*** Opening The data ***

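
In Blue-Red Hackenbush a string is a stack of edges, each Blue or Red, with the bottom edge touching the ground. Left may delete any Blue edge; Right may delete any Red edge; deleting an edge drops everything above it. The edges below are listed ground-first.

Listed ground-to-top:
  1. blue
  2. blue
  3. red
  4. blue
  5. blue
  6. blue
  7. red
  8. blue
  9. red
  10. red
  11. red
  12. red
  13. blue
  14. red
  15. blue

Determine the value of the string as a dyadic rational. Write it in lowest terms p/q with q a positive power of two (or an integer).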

*** Closing The data ***

Retype the material above from start to finish without any changes.

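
In Blue-Red Hackenbush a string is a stack of edges, each Blue or Red, with the bottom edge touching the ground. Left may delete any Blue edge; Right may delete any Red edge; deleting an edge drops everything above it. The edges below are listed ground-first.

Listed ground-to-top:
  1. blue
  2. blue
  3. red
  4. blue
  5. blue
  6. blue
  7. red
  8. blue
  9. red
  10. red
  11. red
  12. red
  13. blue
  14. red
  15. blue

Determine the value of the string as a dyadic rational. Write it in lowest terms p/q with q a positive power of two (or an integer).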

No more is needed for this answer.